Word for word, please restate the lines from the beginning of the data through the line in which "observe (X + Yp) mod 2 = 1" appears.

* _Entries supplied_:
****************************************
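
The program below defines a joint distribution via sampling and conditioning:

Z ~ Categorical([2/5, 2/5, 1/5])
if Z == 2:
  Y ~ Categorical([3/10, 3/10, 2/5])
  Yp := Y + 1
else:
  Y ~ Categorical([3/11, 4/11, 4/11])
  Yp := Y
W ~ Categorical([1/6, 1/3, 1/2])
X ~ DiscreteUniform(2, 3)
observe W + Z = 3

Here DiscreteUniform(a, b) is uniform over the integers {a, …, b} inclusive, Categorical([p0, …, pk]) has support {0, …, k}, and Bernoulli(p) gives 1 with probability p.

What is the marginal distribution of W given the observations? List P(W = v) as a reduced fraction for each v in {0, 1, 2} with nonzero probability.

Enumerate traces; 12 have nonzero weight after conditioning:
  (Z=1, Y=0, W=2, X=2) weight 3/110
  (Z=1, Y=0, W=2, X=3) weight 3/110
  (Z=1, Y=1, W=2, X=2) weight 2/55
  (Z=1, Y=1, W=2, X=3) weight 2/55
  (Z=1, Y=2, W=2, X=2) weight 2/55
  (Z=1, Y=2, W=2, X=3) weight 2/55
  (Z=2, Y=0, W=1, X=2) weight 1/100
  (Z=2, Y=0, W=1, X=3) weight 1/100
  … 4 more
Group by W:
  weight(W=1) = 1/15
  weight(W=2) = 1/5
Total weight = 1/15 + 1/5 = 4/15
P(W=1 | obs) = 1/15 / 4/15 = 1/4
P(W=2 | obs) = 1/5 / 4/15 = 3/4

P(W=1) = 1/4, P(W=2) = 3/4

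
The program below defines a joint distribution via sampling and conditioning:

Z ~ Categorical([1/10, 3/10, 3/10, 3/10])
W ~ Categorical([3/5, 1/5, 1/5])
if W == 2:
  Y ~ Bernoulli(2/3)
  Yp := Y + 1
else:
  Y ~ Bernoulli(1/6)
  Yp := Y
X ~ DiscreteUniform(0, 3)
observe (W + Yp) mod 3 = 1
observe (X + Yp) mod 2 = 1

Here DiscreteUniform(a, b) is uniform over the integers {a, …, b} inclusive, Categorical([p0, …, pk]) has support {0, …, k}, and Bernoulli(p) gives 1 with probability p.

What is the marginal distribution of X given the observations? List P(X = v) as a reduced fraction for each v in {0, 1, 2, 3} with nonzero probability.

P(X=0) = 1/8, P(X=1) = 3/8, P(X=2) = 1/8, P(X=3) = 3/8

Enumerate traces; 24 have nonzero weight after conditioning:
  (Z=0, W=0, Y=1, X=0) weight 1/400
  (Z=0, W=0, Y=1, X=2) weight 1/400
  (Z=0, W=1, Y=0, X=1) weight 1/240
  (Z=0, W=1, Y=0, X=3) weight 1/240
  (Z=0, W=2, Y=1, X=1) weight 1/300
  (Z=0, W=2, Y=1, X=3) weight 1/300
  (Z=1, W=0, Y=1, X=0) weight 3/400
  (Z=1, W=0, Y=1, X=2) weight 3/400
  … 16 more
Group by X:
  weight(X=0) = 1/40
  weight(X=1) = 3/40
  weight(X=2) = 1/40
  weight(X=3) = 3/40
Total weight = 1/40 + 3/40 + 1/40 + 3/40 = 1/5
P(X=0 | obs) = 1/40 / 1/5 = 1/8
P(X=1 | obs) = 3/40 / 1/5 = 3/8
P(X=2 | obs) = 1/40 / 1/5 = 1/8
P(X=3 | obs) = 3/40 / 1/5 = 3/8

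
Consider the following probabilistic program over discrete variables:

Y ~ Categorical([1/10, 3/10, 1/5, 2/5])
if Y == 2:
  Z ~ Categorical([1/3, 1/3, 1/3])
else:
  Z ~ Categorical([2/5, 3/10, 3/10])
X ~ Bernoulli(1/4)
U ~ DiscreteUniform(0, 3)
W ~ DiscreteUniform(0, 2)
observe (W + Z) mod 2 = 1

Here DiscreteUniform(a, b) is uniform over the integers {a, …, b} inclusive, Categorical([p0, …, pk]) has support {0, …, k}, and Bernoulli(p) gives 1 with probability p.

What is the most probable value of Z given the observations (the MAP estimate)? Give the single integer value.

Enumerate traces; 128 have nonzero weight after conditioning:
  (Y=0, Z=0, X=0, U=0, W=1) weight 1/400
  (Y=0, Z=0, X=0, U=1, W=1) weight 1/400
  (Y=0, Z=0, X=0, U=2, W=1) weight 1/400
  (Y=0, Z=0, X=0, U=3, W=1) weight 1/400
  (Y=0, Z=0, X=1, U=0, W=1) weight 1/1200
  (Y=0, Z=0, X=1, U=1, W=1) weight 1/1200
  (Y=0, Z=0, X=1, U=2, W=1) weight 1/1200
  (Y=0, Z=0, X=1, U=3, W=1) weight 1/1200
  (Y=0, Z=1, X=0, U=0, W=0) weight 3/1600
  (Y=0, Z=2, X=0, U=0, W=1) weight 3/1600
  … 118 more
Group by Z:
  weight(Z=0) = 29/225
  weight(Z=1) = 46/225
  weight(Z=2) = 23/225
Total weight = 29/225 + 46/225 + 23/225 = 98/225
P(Z=0 | obs) = 29/225 / 98/225 = 29/98
P(Z=1 | obs) = 46/225 / 98/225 = 23/49
P(Z=2 | obs) = 23/225 / 98/225 = 23/98
argmax = 1

argmax_v P(Z = v | obs) = 1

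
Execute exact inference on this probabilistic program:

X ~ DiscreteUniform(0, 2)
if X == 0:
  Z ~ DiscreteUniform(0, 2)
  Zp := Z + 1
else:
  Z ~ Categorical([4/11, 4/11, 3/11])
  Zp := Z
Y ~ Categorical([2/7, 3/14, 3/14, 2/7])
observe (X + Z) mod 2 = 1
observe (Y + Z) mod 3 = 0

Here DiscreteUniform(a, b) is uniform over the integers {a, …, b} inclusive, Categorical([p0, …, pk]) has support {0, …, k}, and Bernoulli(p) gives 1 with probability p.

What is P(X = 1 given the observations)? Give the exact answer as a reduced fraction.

Enumerate traces; 5 have nonzero weight after conditioning:
  (X=0, Z=1, Y=2) weight 1/42
  (X=1, Z=0, Y=0) weight 8/231
  (X=1, Z=0, Y=3) weight 8/231
  (X=1, Z=2, Y=1) weight 3/154
  (X=2, Z=1, Y=2) weight 2/77
Group by X:
  weight(X=0) = 1/42
  weight(X=1) = 41/462
  weight(X=2) = 2/77
Total weight = 1/42 + 41/462 + 2/77 = 32/231
P(X=0 | obs) = 1/42 / 32/231 = 11/64
P(X=1 | obs) = 41/462 / 32/231 = 41/64
P(X=2 | obs) = 2/77 / 32/231 = 3/16

P(X = 1 | obs) = 41/64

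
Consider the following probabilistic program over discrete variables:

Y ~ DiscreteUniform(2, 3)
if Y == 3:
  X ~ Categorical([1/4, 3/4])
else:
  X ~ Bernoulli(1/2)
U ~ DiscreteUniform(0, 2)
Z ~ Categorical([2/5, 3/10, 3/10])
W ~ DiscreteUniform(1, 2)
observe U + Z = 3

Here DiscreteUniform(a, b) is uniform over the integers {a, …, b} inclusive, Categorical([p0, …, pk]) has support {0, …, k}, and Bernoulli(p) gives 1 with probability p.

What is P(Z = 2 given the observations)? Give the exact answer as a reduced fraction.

P(Z = 2 | obs) = 1/2

Enumerate traces; 16 have nonzero weight after conditioning:
  (Y=2, X=0, U=1, Z=2, W=1) weight 1/80
  (Y=2, X=0, U=1, Z=2, W=2) weight 1/80
  (Y=2, X=0, U=2, Z=1, W=1) weight 1/80
  (Y=2, X=0, U=2, Z=1, W=2) weight 1/80
  (Y=2, X=1, U=1, Z=2, W=1) weight 1/80
  (Y=2, X=1, U=1, Z=2, W=2) weight 1/80
  (Y=2, X=1, U=2, Z=1, W=1) weight 1/80
  (Y=2, X=1, U=2, Z=1, W=2) weight 1/80
  … 8 more
Group by Z:
  weight(Z=1) = 1/10
  weight(Z=2) = 1/10
Total weight = 1/10 + 1/10 = 1/5
P(Z=1 | obs) = 1/10 / 1/5 = 1/2
P(Z=2 | obs) = 1/10 / 1/5 = 1/2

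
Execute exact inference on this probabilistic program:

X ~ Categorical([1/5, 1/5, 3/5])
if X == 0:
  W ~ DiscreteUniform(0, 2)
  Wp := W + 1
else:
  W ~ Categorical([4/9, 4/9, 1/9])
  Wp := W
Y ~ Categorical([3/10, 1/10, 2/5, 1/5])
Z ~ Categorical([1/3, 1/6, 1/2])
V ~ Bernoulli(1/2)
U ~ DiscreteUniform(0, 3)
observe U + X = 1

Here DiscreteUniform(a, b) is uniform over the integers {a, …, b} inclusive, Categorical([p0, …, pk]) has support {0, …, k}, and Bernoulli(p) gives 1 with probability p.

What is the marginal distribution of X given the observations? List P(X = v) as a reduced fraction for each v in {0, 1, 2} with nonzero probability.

P(X=0) = 1/2, P(X=1) = 1/2

Enumerate traces; 144 have nonzero weight after conditioning:
  (X=0, W=0, Y=0, Z=0, V=0, U=1) weight 1/1200
  (X=0, W=0, Y=0, Z=0, V=1, U=1) weight 1/1200
  (X=0, W=0, Y=0, Z=1, V=0, U=1) weight 1/2400
  (X=0, W=0, Y=0, Z=1, V=1, U=1) weight 1/2400
  (X=0, W=0, Y=0, Z=2, V=0, U=1) weight 1/800
  (X=0, W=0, Y=0, Z=2, V=1, U=1) weight 1/800
  (X=0, W=0, Y=1, Z=0, V=0, U=1) weight 1/3600
  (X=0, W=0, Y=1, Z=0, V=1, U=1) weight 1/3600
  (X=1, W=0, Y=0, Z=0, V=0, U=0) weight 1/900
  … 135 more
Group by X:
  weight(X=0) = 1/20
  weight(X=1) = 1/20
Total weight = 1/20 + 1/20 = 1/10
P(X=0 | obs) = 1/20 / 1/10 = 1/2
P(X=1 | obs) = 1/20 / 1/10 = 1/2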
****************************************
* _Task response_:
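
The program below defines a joint distribution via sampling and conditioning:

Z ~ Categorical([2/5, 2/5, 1/5])
if Z == 2:
  Y ~ Categorical([3/10, 3/10, 2/5])
  Yp := Y + 1
else:
  Y ~ Categorical([3/11, 4/11, 4/11])
  Yp := Y
W ~ Categorical([1/6, 1/3, 1/2])
X ~ DiscreteUniform(2, 3)
observe W + Z = 3

Here DiscreteUniform(a, b) is uniform over the integers {a, …, b} inclusive, Categorical([p0, …, pk]) has support {0, …, k}, and Bernoulli(p) gives 1 with probability p.

What is the marginal distribution of W given the observations? List P(W = v) as a reduced fraction for each v in {0, 1, 2} with nonzero probability.

Enumerate traces; 12 have nonzero weight after conditioning:
  (Z=1, Y=0, W=2, X=2) weight 3/110
  (Z=1, Y=0, W=2, X=3) weight 3/110
  (Z=1, Y=1, W=2, X=2) weight 2/55
  (Z=1, Y=1, W=2, X=3) weight 2/55
  (Z=1, Y=2, W=2, X=2) weight 2/55
  (Z=1, Y=2, W=2, X=3) weight 2/55
  (Z=2, Y=0, W=1, X=2) weight 1/100
  (Z=2, Y=0, W=1, X=3) weight 1/100
  … 4 more
Group by W:
  weight(W=1) = 1/15
  weight(W=2) = 1/5
Total weight = 1/15 + 1/5 = 4/15
P(W=1 | obs) = 1/15 / 4/15 = 1/4
P(W=2 | obs) = 1/5 / 4/15 = 3/4

P(W=1) = 1/4, P(W=2) = 3/4

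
The program below defines a joint distribution via sampling and conditioning:

Z ~ Categorical([1/10, 3/10, 3/10, 3/10])
W ~ Categorical([3/5, 1/5, 1/5])
if W == 2:
  Y ~ Bernoulli(2/3)
  Yp := Y + 1
else:
  Y ~ Bernoulli(1/6)
  Yp := Y
X ~ DiscreteUniform(0, 3)
observe (W + Yp) mod 3 = 1
observe (X + Yp) mod 2 = 1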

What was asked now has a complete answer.